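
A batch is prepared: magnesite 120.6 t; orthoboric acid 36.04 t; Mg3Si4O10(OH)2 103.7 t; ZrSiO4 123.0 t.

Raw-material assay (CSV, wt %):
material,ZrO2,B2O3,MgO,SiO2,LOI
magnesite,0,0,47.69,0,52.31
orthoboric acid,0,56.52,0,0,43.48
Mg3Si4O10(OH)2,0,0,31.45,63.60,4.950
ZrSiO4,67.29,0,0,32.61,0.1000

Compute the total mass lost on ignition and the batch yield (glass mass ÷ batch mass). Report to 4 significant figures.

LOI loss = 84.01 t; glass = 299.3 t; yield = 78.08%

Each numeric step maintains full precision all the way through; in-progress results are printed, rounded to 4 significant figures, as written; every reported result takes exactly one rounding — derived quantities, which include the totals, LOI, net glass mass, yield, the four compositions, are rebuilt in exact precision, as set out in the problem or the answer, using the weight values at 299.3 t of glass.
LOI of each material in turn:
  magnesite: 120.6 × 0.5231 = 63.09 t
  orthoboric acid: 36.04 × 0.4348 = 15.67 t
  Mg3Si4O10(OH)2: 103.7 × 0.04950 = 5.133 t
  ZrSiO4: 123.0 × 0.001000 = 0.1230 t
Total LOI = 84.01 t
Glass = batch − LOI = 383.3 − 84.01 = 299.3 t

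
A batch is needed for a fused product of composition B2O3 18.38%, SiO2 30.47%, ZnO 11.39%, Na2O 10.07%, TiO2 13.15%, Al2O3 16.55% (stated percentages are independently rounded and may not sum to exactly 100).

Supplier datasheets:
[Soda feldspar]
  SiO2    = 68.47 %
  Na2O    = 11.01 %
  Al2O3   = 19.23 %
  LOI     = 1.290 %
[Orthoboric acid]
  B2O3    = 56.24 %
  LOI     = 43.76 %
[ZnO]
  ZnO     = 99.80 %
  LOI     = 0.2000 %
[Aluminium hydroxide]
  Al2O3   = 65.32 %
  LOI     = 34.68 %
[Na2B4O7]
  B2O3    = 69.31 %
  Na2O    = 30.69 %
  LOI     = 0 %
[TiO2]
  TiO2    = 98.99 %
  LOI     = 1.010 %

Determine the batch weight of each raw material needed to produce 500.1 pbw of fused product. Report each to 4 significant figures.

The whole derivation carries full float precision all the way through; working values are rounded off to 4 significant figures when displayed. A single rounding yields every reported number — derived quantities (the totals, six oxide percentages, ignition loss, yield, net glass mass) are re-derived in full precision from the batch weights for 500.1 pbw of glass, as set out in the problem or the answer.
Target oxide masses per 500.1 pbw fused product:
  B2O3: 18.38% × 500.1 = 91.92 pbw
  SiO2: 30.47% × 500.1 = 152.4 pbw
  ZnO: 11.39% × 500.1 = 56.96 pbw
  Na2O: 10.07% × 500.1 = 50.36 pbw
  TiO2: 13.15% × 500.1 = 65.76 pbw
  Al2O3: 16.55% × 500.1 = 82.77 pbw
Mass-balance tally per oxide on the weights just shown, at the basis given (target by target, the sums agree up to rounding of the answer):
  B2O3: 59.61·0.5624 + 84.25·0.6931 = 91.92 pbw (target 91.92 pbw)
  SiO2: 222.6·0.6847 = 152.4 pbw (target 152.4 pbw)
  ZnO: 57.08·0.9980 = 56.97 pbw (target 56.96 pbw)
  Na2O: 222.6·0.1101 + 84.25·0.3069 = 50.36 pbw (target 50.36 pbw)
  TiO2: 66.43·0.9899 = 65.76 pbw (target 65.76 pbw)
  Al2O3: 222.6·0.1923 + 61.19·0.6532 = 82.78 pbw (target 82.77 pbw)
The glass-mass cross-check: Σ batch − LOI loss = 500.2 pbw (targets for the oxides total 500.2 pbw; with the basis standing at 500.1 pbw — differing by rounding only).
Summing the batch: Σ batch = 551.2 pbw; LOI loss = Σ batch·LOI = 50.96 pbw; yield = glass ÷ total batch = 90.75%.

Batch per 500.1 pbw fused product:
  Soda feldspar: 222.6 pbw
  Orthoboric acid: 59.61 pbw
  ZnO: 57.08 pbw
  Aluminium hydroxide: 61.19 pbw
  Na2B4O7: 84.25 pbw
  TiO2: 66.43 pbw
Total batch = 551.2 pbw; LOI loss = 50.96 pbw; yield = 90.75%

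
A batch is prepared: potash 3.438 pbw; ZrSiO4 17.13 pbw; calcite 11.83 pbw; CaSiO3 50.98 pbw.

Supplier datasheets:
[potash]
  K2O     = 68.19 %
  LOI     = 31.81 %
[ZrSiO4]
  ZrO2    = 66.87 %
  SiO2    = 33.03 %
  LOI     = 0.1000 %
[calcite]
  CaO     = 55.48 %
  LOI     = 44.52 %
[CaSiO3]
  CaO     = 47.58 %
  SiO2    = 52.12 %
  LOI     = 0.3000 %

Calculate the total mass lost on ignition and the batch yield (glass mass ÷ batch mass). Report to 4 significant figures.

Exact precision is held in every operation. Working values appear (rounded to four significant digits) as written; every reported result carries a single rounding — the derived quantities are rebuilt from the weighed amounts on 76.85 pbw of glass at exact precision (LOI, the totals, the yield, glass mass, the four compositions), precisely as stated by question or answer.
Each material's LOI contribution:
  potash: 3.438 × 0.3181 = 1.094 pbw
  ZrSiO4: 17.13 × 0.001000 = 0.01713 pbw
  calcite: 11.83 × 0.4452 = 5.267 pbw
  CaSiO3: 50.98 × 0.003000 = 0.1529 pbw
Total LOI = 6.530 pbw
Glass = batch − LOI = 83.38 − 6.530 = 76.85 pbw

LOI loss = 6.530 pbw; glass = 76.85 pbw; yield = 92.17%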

━━━━━━━━━━━━━━━━

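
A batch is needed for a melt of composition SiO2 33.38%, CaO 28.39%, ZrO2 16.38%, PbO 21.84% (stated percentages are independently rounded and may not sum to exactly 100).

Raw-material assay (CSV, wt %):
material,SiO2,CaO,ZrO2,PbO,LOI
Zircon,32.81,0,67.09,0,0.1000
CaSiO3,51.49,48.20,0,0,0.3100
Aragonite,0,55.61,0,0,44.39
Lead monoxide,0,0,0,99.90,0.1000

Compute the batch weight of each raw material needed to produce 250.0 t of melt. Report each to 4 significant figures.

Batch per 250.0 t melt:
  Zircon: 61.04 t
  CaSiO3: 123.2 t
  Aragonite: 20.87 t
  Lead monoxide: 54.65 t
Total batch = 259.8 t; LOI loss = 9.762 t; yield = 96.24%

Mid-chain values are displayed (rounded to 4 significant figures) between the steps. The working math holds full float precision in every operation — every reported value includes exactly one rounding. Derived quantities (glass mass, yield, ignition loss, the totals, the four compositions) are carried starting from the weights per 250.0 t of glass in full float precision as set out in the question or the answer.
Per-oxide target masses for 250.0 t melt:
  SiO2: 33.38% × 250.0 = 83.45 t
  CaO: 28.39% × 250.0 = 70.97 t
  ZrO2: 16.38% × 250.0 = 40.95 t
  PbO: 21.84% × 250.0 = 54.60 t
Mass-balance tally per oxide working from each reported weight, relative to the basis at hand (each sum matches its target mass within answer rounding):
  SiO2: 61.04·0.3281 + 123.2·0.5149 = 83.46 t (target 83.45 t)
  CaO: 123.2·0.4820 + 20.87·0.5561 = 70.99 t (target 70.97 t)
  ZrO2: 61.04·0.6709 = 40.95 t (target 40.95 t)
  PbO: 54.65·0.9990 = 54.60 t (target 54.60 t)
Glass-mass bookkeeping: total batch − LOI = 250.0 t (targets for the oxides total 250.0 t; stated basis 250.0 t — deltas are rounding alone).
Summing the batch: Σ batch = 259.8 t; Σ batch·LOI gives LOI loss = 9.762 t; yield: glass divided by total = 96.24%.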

━━━━━━━━━━━━━━━━

**Task brief**
How many lines in these entries hold the string "prepared"? Answer with the number alone.

**Solution**
2